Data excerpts
☆ ☆ ☆ ☆ ☆

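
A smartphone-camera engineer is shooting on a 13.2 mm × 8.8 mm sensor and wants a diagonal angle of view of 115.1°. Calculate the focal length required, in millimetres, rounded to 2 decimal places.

5.04 mm

Sensor diagonal = √(13.2² + 8.8²) = √251.6800 ≈ 15.8644 mm.
From α = 2·arctan(d/2f) we get f = d / (2·tan(α/2)).
With d = 15.8644 mm and α/2 = 57.55°, tan(α/2) ≈ 1.57271, so f ≈ 15.8644 / 3.14543 ≈ 5.0437 mm.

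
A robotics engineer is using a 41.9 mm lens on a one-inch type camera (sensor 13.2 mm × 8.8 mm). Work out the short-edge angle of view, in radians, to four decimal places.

Angle of view α = 2·arctan(h/2f) with h = 8.8 mm and f = 41.9 mm.
h/2f = 0.10501; arctan(0.10501) ≈ 0.1046 rad, so α ≈ 0.2093 rad.

0.2093 rad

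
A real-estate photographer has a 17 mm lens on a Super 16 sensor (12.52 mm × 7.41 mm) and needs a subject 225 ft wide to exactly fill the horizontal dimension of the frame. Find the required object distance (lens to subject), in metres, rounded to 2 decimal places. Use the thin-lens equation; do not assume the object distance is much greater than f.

W: 225 ft × 304.8 mm/ft = 68580.00 mm.
Magnification m = w/W = dᵢ/dₒ; combined with 1/f = 1/dₒ + 1/dᵢ this gives dₒ = f·(1 + W/w).
dₒ = 17 mm × (1 + 68580/12.52) = 17 × 5478.6356 ≈ 93136.805 mm = 93.1368 m.

93.14 m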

☆ ☆ ☆ ☆ ☆

[REQUIRED WORK] Each record is to be retyped exactly as it appears.

[EXPECTED ANSWER]
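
A smartphone-camera engineer is shooting on a 13.2 mm × 8.8 mm sensor and wants a diagonal angle of view of 115.1°. Calculate the focal length required, in millimetres, rounded to 2 decimal places.

5.04 mm

Sensor diagonal = √(13.2² + 8.8²) = √251.6800 ≈ 15.8644 mm.
From α = 2·arctan(d/2f) we get f = d / (2·tan(α/2)).
With d = 15.8644 mm and α/2 = 57.55°, tan(α/2) ≈ 1.57271, so f ≈ 15.8644 / 3.14543 ≈ 5.0437 mm.

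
A robotics engineer is using a 41.9 mm lens on a one-inch type camera (sensor 13.2 mm × 8.8 mm). Work out the short-edge angle of view, in radians, to four decimal places.

Angle of view α = 2·arctan(h/2f) with h = 8.8 mm and f = 41.9 mm.
h/2f = 0.10501; arctan(0.10501) ≈ 0.1046 rad, so α ≈ 0.2093 rad.

0.2093 rad

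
A real-estate photographer has a 17 mm lens on a Super 16 sensor (12.52 mm × 7.41 mm) and needs a subject 225 ft wide to exactly fill the horizontal dimension of the frame. Find the required object distance (lens to subject), in metres, rounded to 2 decimal places. Use the thin-lens equation; do not assume the object distance is much greater than f.

W: 225 ft × 304.8 mm/ft = 68580.00 mm.
Magnification m = w/W = dᵢ/dₒ; combined with 1/f = 1/dₒ + 1/dᵢ this gives dₒ = f·(1 + W/w).
dₒ = 17 mm × (1 + 68580/12.52) = 17 × 5478.6356 ≈ 93136.805 mm = 93.1368 m.

93.14 m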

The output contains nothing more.